### Directions for this task
In full and without alteration, print the entries.

(Saved entries)
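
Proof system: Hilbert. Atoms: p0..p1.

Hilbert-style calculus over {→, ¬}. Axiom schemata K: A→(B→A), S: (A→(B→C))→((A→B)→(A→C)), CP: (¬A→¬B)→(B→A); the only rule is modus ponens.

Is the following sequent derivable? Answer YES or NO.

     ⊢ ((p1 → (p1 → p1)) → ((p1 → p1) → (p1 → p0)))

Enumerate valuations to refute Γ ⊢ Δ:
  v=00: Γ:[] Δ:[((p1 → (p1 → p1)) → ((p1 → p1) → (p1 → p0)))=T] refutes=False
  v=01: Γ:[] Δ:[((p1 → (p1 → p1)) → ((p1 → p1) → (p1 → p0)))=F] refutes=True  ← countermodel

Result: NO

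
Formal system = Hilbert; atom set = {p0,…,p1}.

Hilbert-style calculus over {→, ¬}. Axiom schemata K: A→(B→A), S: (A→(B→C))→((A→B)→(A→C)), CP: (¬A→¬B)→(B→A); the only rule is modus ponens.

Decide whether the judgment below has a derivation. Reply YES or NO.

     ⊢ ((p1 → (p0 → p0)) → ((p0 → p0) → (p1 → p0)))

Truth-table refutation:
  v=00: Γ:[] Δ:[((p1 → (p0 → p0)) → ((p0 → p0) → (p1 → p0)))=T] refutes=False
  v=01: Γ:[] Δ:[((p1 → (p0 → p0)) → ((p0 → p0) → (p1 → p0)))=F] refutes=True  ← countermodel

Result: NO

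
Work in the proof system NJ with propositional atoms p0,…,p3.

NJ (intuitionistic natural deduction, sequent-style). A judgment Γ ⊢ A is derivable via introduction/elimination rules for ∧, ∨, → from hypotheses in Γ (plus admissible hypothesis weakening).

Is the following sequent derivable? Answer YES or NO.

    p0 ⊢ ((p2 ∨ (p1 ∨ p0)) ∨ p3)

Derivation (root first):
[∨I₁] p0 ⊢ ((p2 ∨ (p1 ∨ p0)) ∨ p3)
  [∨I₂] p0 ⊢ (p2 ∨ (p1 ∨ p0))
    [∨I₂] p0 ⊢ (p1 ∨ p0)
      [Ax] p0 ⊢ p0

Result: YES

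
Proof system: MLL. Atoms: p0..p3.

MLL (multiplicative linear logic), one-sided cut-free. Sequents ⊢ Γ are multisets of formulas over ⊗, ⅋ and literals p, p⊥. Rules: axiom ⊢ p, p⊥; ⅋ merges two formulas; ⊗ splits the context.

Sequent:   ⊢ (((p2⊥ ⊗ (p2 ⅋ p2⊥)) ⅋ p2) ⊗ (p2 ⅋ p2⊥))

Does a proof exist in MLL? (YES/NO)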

### Answer section
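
Proof system: Hilbert. Atoms: p0..p1.

Hilbert-style calculus over {→, ¬}. Axiom schemata K: A→(B→A), S: (A→(B→C))→((A→B)→(A→C)), CP: (¬A→¬B)→(B→A); the only rule is modus ponens.

Is the following sequent derivable? Answer YES or NO.

     ⊢ ((p1 → (p1 → p1)) → ((p1 → p1) → (p1 → p0)))

Enumerate valuations to refute Γ ⊢ Δ:
  v=00: Γ:[] Δ:[((p1 → (p1 → p1)) → ((p1 → p1) → (p1 → p0)))=T] refutes=False
  v=01: Γ:[] Δ:[((p1 → (p1 → p1)) → ((p1 → p1) → (p1 → p0)))=F] refutes=True  ← countermodel

Result: NO

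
Formal system = Hilbert; atom set = {p0,…,p1}.

Hilbert-style calculus over {→, ¬}. Axiom schemata K: A→(B→A), S: (A→(B→C))→((A→B)→(A→C)), CP: (¬A→¬B)→(B→A); the only rule is modus ponens.

Decide whether the judgment below has a derivation. Reply YES or NO.

     ⊢ ((p1 → (p0 → p0)) → ((p0 → p0) → (p1 → p0)))

Truth-table refutation:
  v=00: Γ:[] Δ:[((p1 → (p0 → p0)) → ((p0 → p0) → (p1 → p0)))=T] refutes=False
  v=01: Γ:[] Δ:[((p1 → (p0 → p0)) → ((p0 → p0) → (p1 → p0)))=F] refutes=True  ← countermodel

Result: NO

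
Work in the proof system NJ with propositional atoms p0,…,p3.

NJ (intuitionistic natural deduction, sequent-style). A judgment Γ ⊢ A is derivable via introduction/elimination rules for ∧, ∨, → from hypotheses in Γ (plus admissible hypothesis weakening).

Is the following sequent derivable? Answer YES or NO.

    p0 ⊢ ((p2 ∨ (p1 ∨ p0)) ∨ p3)

Derivation (root first):
[∨I₁] p0 ⊢ ((p2 ∨ (p1 ∨ p0)) ∨ p3)
  [∨I₂] p0 ⊢ (p2 ∨ (p1 ∨ p0))
    [∨I₂] p0 ⊢ (p1 ∨ p0)
      [Ax] p0 ⊢ p0

Result: YES

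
Proof system: MLL. Atoms: p0..p3.

MLL (multiplicative linear logic), one-sided cut-free. Sequents ⊢ Γ are multisets of formulas over ⊗, ⅋ and literals p, p⊥. Rules: axiom ⊢ p, p⊥; ⅋ merges two formulas; ⊗ splits the context.

Sequent:   ⊢ (((p2⊥ ⊗ (p2 ⅋ p2⊥)) ⅋ p2) ⊗ (p2 ⅋ p2⊥))

Does a proof exist in MLL? (YES/NO)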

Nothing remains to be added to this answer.